(Saved entries)
=-=-=-=-=
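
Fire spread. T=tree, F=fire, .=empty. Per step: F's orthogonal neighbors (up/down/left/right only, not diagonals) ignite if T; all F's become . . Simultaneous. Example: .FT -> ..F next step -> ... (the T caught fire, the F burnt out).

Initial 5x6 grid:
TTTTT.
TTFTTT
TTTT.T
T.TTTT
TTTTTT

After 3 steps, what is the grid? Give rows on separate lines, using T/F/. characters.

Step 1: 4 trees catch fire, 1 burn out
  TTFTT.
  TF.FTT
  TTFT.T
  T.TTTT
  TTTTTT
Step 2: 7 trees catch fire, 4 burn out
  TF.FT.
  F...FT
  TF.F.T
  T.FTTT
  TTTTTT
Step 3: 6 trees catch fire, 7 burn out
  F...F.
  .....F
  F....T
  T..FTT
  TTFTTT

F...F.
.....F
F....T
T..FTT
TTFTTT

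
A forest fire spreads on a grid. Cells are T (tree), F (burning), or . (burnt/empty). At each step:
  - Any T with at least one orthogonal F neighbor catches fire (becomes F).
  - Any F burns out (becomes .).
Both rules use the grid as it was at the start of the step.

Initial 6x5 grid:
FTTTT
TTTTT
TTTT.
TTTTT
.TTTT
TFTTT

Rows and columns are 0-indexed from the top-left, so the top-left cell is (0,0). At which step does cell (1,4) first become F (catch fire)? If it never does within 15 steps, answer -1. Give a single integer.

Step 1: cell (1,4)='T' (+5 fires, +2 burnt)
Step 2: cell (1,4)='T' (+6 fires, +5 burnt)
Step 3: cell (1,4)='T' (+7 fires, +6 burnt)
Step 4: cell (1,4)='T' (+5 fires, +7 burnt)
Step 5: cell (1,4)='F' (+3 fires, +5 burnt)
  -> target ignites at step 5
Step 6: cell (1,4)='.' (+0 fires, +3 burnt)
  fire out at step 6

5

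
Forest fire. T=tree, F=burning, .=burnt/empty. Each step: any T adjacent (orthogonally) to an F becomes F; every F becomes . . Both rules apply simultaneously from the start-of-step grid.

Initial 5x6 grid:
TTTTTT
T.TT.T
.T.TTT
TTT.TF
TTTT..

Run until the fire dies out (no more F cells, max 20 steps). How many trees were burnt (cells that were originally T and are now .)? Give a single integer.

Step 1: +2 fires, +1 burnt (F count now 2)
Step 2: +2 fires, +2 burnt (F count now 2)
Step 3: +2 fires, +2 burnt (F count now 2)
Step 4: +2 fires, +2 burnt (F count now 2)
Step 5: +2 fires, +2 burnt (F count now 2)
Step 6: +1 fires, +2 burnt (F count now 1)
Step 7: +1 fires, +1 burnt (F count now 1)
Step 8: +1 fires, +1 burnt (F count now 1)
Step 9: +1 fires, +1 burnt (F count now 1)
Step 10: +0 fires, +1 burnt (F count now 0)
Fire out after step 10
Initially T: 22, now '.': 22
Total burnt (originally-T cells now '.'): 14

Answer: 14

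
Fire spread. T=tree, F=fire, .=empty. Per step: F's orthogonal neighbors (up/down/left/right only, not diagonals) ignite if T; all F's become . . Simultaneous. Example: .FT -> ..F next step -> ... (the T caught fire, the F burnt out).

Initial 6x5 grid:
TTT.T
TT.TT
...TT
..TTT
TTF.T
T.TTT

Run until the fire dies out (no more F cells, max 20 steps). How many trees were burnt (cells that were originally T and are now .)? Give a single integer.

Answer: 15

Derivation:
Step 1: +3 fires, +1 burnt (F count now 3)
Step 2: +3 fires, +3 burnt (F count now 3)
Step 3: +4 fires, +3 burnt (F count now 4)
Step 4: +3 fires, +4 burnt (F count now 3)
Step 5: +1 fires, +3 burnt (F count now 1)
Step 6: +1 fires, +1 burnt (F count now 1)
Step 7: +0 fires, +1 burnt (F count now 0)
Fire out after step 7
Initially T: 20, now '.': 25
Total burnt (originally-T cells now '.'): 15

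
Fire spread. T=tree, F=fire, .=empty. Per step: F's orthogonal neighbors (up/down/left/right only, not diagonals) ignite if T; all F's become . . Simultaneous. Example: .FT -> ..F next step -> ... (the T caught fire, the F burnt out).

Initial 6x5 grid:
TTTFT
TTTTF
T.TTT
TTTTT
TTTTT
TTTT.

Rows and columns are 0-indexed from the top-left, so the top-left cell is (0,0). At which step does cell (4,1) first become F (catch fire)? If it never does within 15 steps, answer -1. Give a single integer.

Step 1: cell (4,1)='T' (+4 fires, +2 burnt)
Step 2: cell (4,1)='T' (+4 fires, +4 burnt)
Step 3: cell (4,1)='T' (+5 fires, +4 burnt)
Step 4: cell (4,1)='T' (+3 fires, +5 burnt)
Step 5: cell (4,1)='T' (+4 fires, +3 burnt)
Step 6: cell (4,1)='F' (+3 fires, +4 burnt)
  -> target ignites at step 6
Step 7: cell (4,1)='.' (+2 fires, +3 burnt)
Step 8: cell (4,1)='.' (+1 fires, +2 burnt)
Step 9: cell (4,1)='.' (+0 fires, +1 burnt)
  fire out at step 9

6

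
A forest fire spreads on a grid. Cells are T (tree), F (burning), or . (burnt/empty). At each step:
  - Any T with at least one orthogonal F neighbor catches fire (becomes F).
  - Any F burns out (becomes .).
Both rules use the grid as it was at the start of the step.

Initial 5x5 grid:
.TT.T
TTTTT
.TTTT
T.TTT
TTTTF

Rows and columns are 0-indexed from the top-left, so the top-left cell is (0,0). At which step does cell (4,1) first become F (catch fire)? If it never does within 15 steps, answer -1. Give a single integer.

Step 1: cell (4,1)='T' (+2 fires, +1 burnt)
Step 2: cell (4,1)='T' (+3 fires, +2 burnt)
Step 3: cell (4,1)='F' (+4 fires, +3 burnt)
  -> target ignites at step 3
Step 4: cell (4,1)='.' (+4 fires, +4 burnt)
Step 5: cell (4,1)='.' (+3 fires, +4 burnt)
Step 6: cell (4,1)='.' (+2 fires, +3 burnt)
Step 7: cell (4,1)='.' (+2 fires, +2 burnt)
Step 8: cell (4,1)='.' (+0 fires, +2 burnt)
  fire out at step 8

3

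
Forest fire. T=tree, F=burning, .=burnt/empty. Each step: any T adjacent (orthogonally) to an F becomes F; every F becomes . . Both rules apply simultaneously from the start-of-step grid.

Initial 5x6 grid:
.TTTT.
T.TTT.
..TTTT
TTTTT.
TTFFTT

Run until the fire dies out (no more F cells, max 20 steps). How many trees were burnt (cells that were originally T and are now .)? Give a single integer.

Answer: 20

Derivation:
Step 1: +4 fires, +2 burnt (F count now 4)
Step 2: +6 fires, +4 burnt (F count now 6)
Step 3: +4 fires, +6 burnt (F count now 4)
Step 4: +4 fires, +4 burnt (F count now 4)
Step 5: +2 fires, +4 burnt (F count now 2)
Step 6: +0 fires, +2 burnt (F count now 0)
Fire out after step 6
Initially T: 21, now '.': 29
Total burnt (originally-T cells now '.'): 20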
=-=-=-=-=
• _Aim of the exercise_
This exercise calls for repeating every line of the data exactly.

• _Finished exercise_
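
Fire spread. T=tree, F=fire, .=empty. Per step: F's orthogonal neighbors (up/down/left/right only, not diagonals) ignite if T; all F's become . . Simultaneous. Example: .FT -> ..F next step -> ... (the T caught fire, the F burnt out).

Initial 5x6 grid:
TTTTT.
TTFTTT
TTTT.T
T.TTTT
TTTTTT

After 3 steps, what is the grid? Give rows on separate lines, using T/F/. characters.

Step 1: 4 trees catch fire, 1 burn out
  TTFTT.
  TF.FTT
  TTFT.T
  T.TTTT
  TTTTTT
Step 2: 7 trees catch fire, 4 burn out
  TF.FT.
  F...FT
  TF.F.T
  T.FTTT
  TTTTTT
Step 3: 6 trees catch fire, 7 burn out
  F...F.
  .....F
  F....T
  T..FTT
  TTFTTT

F...F.
.....F
F....T
T..FTT
TTFTTT

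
A forest fire spreads on a grid. Cells are T (tree), F (burning), or . (burnt/empty). At each step:
  - Any T with at least one orthogonal F neighbor catches fire (becomes F).
  - Any F burns out (becomes .).
Both rules use the grid as it was at the start of the step.

Initial 6x5 grid:
FTTTT
TTTTT
TTTT.
TTTTT
.TTTT
TFTTT

Rows and columns are 0-indexed from the top-left, so the top-left cell is (0,0). At which step does cell (1,4) first become F (catch fire)? If it never does within 15 steps, answer -1. Give a single integer.

Step 1: cell (1,4)='T' (+5 fires, +2 burnt)
Step 2: cell (1,4)='T' (+6 fires, +5 burnt)
Step 3: cell (1,4)='T' (+7 fires, +6 burnt)
Step 4: cell (1,4)='T' (+5 fires, +7 burnt)
Step 5: cell (1,4)='F' (+3 fires, +5 burnt)
  -> target ignites at step 5
Step 6: cell (1,4)='.' (+0 fires, +3 burnt)
  fire out at step 6

5

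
Forest fire. T=tree, F=burning, .=burnt/empty. Each step: any T adjacent (orthogonally) to an F becomes F; every F becomes . . Both rules apply simultaneously from the start-of-step grid.

Initial 5x6 grid:
TTTTTT
T.TT.T
.T.TTT
TTT.TF
TTTT..

Run until the fire dies out (no more F cells, max 20 steps). How many trees were burnt (cells that were originally T and are now .)? Give a single integer.

Step 1: +2 fires, +1 burnt (F count now 2)
Step 2: +2 fires, +2 burnt (F count now 2)
Step 3: +2 fires, +2 burnt (F count now 2)
Step 4: +2 fires, +2 burnt (F count now 2)
Step 5: +2 fires, +2 burnt (F count now 2)
Step 6: +1 fires, +2 burnt (F count now 1)
Step 7: +1 fires, +1 burnt (F count now 1)
Step 8: +1 fires, +1 burnt (F count now 1)
Step 9: +1 fires, +1 burnt (F count now 1)
Step 10: +0 fires, +1 burnt (F count now 0)
Fire out after step 10
Initially T: 22, now '.': 22
Total burnt (originally-T cells now '.'): 14

Answer: 14

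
Fire spread. T=tree, F=fire, .=empty. Per step: F's orthogonal neighbors (up/down/left/right only, not diagonals) ignite if T; all F's become . . Simultaneous. Example: .FT -> ..F next step -> ... (the T caught fire, the F burnt out).

Initial 6x5 grid:
TTT.T
TT.TT
...TT
..TTT
TTF.T
T.TTT

Run until the fire dies out (no more F cells, max 20 steps). How many trees were burnt (cells that were originally T and are now .)? Give a single integer.

Answer: 15

Derivation:
Step 1: +3 fires, +1 burnt (F count now 3)
Step 2: +3 fires, +3 burnt (F count now 3)
Step 3: +4 fires, +3 burnt (F count now 4)
Step 4: +3 fires, +4 burnt (F count now 3)
Step 5: +1 fires, +3 burnt (F count now 1)
Step 6: +1 fires, +1 burnt (F count now 1)
Step 7: +0 fires, +1 burnt (F count now 0)
Fire out after step 7
Initially T: 20, now '.': 25
Total burnt (originally-T cells now '.'): 15

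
Fire spread. T=tree, F=fire, .=empty. Per step: F's orthogonal neighbors (up/down/left/right only, not diagonals) ignite if T; all F's become . . Simultaneous. Example: .FT -> ..F next step -> ... (the T caught fire, the F burnt out).

Initial 6x5 grid:
TTTFT
TTTTF
T.TTT
TTTTT
TTTTT
TTTT.

Rows and columns are 0-indexed from the top-left, so the top-left cell is (0,0). At which step does cell (4,1) first become F (catch fire)? If it never does within 15 steps, answer -1. Give a single integer.

Step 1: cell (4,1)='T' (+4 fires, +2 burnt)
Step 2: cell (4,1)='T' (+4 fires, +4 burnt)
Step 3: cell (4,1)='T' (+5 fires, +4 burnt)
Step 4: cell (4,1)='T' (+3 fires, +5 burnt)
Step 5: cell (4,1)='T' (+4 fires, +3 burnt)
Step 6: cell (4,1)='F' (+3 fires, +4 burnt)
  -> target ignites at step 6
Step 7: cell (4,1)='.' (+2 fires, +3 burnt)
Step 8: cell (4,1)='.' (+1 fires, +2 burnt)
Step 9: cell (4,1)='.' (+0 fires, +1 burnt)
  fire out at step 9

6

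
A forest fire spreads on a grid. Cells are T (tree), F (burning), or . (burnt/empty). At each step:
  - Any T with at least one orthogonal F neighbor catches fire (becomes F).
  - Any F burns out (becomes .).
Both rules use the grid as it was at the start of the step.

Initial 5x5 grid:
.TT.T
TTTTT
.TTTT
T.TTT
TTTTF

Rows and columns are 0-indexed from the top-left, so the top-left cell is (0,0). At which step does cell (4,1) first become F (catch fire)? If it never does within 15 steps, answer -1. Give a single integer.

Step 1: cell (4,1)='T' (+2 fires, +1 burnt)
Step 2: cell (4,1)='T' (+3 fires, +2 burnt)
Step 3: cell (4,1)='F' (+4 fires, +3 burnt)
  -> target ignites at step 3
Step 4: cell (4,1)='.' (+4 fires, +4 burnt)
Step 5: cell (4,1)='.' (+3 fires, +4 burnt)
Step 6: cell (4,1)='.' (+2 fires, +3 burnt)
Step 7: cell (4,1)='.' (+2 fires, +2 burnt)
Step 8: cell (4,1)='.' (+0 fires, +2 burnt)
  fire out at step 8

3

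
Forest fire. T=tree, F=burning, .=burnt/empty. Each step: any T adjacent (orthogonally) to an F becomes F; every F becomes . . Both rules apply simultaneously from the start-of-step grid.

Initial 5x6 grid:
.TTTT.
T.TTT.
..TTTT
TTTTT.
TTFFTT

Run until the fire dies out (no more F cells, max 20 steps). How many trees were burnt (cells that were originally T and are now .)? Give a single integer.

Answer: 20

Derivation:
Step 1: +4 fires, +2 burnt (F count now 4)
Step 2: +6 fires, +4 burnt (F count now 6)
Step 3: +4 fires, +6 burnt (F count now 4)
Step 4: +4 fires, +4 burnt (F count now 4)
Step 5: +2 fires, +4 burnt (F count now 2)
Step 6: +0 fires, +2 burnt (F count now 0)
Fire out after step 6
Initially T: 21, now '.': 29
Total burnt (originally-T cells now '.'): 20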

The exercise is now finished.